* [Saved data entries]
◆ ◆ ◆
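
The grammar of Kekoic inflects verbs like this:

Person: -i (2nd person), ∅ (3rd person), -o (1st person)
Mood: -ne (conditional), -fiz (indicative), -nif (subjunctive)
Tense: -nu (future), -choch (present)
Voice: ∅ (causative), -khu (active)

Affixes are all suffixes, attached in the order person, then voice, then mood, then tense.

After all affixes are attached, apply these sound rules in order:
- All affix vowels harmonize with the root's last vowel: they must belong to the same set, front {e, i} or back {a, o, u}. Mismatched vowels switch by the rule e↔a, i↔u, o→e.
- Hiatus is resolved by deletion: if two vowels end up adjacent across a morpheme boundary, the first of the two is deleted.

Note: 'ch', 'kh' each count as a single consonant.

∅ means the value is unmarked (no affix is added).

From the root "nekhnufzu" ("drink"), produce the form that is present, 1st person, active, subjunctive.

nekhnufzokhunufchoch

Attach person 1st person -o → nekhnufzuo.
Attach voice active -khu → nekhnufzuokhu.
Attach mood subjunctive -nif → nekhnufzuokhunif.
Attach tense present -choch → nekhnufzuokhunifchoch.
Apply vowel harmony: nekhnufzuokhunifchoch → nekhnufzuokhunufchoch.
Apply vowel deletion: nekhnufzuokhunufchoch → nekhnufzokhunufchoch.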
◆ ◆ ◆
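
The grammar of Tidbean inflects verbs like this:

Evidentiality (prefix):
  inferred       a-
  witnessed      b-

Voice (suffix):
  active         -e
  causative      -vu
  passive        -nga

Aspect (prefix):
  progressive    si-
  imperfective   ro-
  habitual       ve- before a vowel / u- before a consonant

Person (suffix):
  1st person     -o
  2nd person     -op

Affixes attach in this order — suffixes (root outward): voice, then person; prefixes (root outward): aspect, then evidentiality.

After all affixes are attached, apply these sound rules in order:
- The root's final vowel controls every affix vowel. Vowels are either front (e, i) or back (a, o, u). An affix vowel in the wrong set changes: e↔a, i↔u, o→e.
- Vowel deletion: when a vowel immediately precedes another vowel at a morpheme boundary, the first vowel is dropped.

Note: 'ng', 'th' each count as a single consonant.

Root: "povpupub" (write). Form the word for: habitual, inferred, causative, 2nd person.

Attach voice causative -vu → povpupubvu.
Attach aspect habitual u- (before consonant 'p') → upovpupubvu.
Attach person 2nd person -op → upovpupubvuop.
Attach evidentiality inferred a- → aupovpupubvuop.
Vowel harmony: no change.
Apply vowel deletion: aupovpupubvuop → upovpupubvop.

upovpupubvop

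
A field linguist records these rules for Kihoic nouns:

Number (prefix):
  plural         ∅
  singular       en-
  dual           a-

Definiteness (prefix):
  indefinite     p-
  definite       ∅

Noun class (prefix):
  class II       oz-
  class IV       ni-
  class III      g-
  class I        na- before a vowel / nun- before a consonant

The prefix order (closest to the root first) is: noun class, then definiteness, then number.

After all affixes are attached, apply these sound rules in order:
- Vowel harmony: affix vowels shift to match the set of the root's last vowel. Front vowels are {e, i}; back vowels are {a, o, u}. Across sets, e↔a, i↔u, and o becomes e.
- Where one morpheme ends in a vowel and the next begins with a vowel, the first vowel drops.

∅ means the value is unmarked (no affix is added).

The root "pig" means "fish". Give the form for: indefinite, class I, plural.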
◆ ◆ ◆
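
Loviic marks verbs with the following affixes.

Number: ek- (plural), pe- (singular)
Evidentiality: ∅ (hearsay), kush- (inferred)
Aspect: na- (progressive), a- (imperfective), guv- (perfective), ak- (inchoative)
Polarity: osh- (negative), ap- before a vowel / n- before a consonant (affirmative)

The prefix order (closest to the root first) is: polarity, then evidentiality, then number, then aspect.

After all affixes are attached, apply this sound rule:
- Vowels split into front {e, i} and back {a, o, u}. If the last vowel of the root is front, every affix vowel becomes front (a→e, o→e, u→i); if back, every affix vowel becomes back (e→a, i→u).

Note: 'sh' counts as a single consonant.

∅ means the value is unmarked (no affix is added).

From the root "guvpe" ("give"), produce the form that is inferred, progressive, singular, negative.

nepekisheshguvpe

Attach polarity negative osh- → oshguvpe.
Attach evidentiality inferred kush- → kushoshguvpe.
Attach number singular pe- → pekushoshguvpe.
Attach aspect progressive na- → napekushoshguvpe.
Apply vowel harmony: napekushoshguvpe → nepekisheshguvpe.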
◆ ◆ ◆
* [Prompt] Find the number of lines in the data above that contain "class". Please give that number alone.

* [Reply to the task] 7